- [Exercise]
Since the entries below must stay intact, return each one exactly.

─── Extracted information ───

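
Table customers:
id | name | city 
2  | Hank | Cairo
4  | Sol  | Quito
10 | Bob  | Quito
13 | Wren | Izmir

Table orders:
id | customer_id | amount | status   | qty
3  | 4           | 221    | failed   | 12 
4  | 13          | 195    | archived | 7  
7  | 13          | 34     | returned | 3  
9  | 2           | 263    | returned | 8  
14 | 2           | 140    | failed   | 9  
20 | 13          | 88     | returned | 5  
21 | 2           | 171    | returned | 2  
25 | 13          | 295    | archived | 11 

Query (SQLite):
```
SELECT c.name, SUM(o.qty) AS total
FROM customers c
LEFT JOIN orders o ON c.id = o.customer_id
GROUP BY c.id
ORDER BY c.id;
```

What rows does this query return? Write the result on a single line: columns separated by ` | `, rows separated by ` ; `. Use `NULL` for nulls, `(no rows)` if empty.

LEFT JOIN keeps every customers row; unmatched ones get NULL for orders columns.
Group by customers.id and compute SUM(o.qty). SUM over an all-NULL group is NULL.
  2: ids {9, 14, 21} → SUM(o.qty)=19
  4: ids {3} → SUM(o.qty)=12
  10: ids {—} → SUM(o.qty)=NULL
  13: ids {4, 7, 20, 25} → SUM(o.qty)=26

Hank | 19 ; Sol | 12 ; Bob | NULL ; Wren | 26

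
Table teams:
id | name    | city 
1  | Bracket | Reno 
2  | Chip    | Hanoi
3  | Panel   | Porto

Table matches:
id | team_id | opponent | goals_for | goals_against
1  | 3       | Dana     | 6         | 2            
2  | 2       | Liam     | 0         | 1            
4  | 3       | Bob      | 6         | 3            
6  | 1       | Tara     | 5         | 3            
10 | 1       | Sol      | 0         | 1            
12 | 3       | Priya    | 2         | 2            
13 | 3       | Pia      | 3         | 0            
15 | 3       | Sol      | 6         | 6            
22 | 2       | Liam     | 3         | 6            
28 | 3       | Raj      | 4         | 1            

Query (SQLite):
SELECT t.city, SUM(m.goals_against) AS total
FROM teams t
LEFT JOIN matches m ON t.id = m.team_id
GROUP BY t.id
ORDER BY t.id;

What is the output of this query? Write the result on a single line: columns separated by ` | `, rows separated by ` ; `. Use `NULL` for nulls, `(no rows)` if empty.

Reno | 4 ; Hanoi | 7 ; Porto | 14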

───

- [Your response]
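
Table customers:
id | name | city 
2  | Hank | Cairo
4  | Sol  | Quito
10 | Bob  | Quito
13 | Wren | Izmir

Table orders:
id | customer_id | amount | status   | qty
3  | 4           | 221    | failed   | 12 
4  | 13          | 195    | archived | 7  
7  | 13          | 34     | returned | 3  
9  | 2           | 263    | returned | 8  
14 | 2           | 140    | failed   | 9  
20 | 13          | 88     | returned | 5  
21 | 2           | 171    | returned | 2  
25 | 13          | 295    | archived | 11 

Query (SQLite):
```
SELECT c.name, SUM(o.qty) AS total
FROM customers c
LEFT JOIN orders o ON c.id = o.customer_id
GROUP BY c.id
ORDER BY c.id;
```

What rows does this query return? Write the result on a single line: columns separated by ` | `, rows separated by ` ; `. Use `NULL` for nulls, `(no rows)` if empty.

LEFT JOIN keeps every customers row; unmatched ones get NULL for orders columns.
Group by customers.id and compute SUM(o.qty). SUM over an all-NULL group is NULL.
  2: ids {9, 14, 21} → SUM(o.qty)=19
  4: ids {3} → SUM(o.qty)=12
  10: ids {—} → SUM(o.qty)=NULL
  13: ids {4, 7, 20, 25} → SUM(o.qty)=26

Hank | 19 ; Sol | 12 ; Bob | NULL ; Wren | 26

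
Table teams:
id | name    | city 
1  | Bracket | Reno 
2  | Chip    | Hanoi
3  | Panel   | Porto

Table matches:
id | team_id | opponent | goals_for | goals_against
1  | 3       | Dana     | 6         | 2            
2  | 2       | Liam     | 0         | 1            
4  | 3       | Bob      | 6         | 3            
6  | 1       | Tara     | 5         | 3            
10 | 1       | Sol      | 0         | 1            
12 | 3       | Priya    | 2         | 2            
13 | 3       | Pia      | 3         | 0            
15 | 3       | Sol      | 6         | 6            
22 | 2       | Liam     | 3         | 6            
28 | 3       | Raj      | 4         | 1            

Query (SQLite):
SELECT t.city, SUM(m.goals_against) AS total
FROM teams t
LEFT JOIN matches m ON t.id = m.team_id
GROUP BY t.id
ORDER BY t.id;

What is the output of this query? Write the result on a single line: columns separated by ` | `, rows separated by ` ; `. Use `NULL` for nulls, `(no rows)` if empty.

Reno | 4 ; Hanoi | 7 ; Porto | 14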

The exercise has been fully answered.